**EXERCISE PROMPT:** Copy exactly, please, the line that has "Stage 1: A sequence" in it along with every line after it to the end of the listing.

################

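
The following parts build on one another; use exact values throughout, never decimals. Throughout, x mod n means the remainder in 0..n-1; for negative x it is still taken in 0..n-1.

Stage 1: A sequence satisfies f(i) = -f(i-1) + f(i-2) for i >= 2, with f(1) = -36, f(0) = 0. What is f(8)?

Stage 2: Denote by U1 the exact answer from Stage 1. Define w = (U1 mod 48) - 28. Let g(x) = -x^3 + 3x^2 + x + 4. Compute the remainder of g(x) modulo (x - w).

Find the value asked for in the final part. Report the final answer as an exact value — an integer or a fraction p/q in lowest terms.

Stage 1: f(2) = -1*(-36) + 1*(0) = 36; iterating: f(2)=36, f(3)=-72, f(4)=108, f(5)=-180, f(6)=288, f(7)=-468, f(8)=756; answer 756
Stage 2: U1 = 756; w = 8; remainder = value at the root: -1*(8)^3 + 3*(8)^2 + 1*(8)^1 + 4 = (-512) + (192) + (8) + (4) = -308; answer -308

-308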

################

**SOLUTION TO THIS PROBLEM:**
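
Stage 1: A sequence satisfies f(i) = -f(i-1) + f(i-2) for i >= 2, with f(1) = -36, f(0) = 0. What is f(8)?

Stage 2: Denote by U1 the exact answer from Stage 1. Define w = (U1 mod 48) - 28. Let g(x) = -x^3 + 3x^2 + x + 4. Compute the remainder of g(x) modulo (x - w).

Find the value asked for in the final part. Report the final answer as an exact value — an integer or a fraction p/q in lowest terms.

Stage 1: f(2) = -1*(-36) + 1*(0) = 36; iterating: f(2)=36, f(3)=-72, f(4)=108, f(5)=-180, f(6)=288, f(7)=-468, f(8)=756; answer 756
Stage 2: U1 = 756; w = 8; remainder = value at the root: -1*(8)^3 + 3*(8)^2 + 1*(8)^1 + 4 = (-512) + (192) + (8) + (4) = -308; answer -308

-308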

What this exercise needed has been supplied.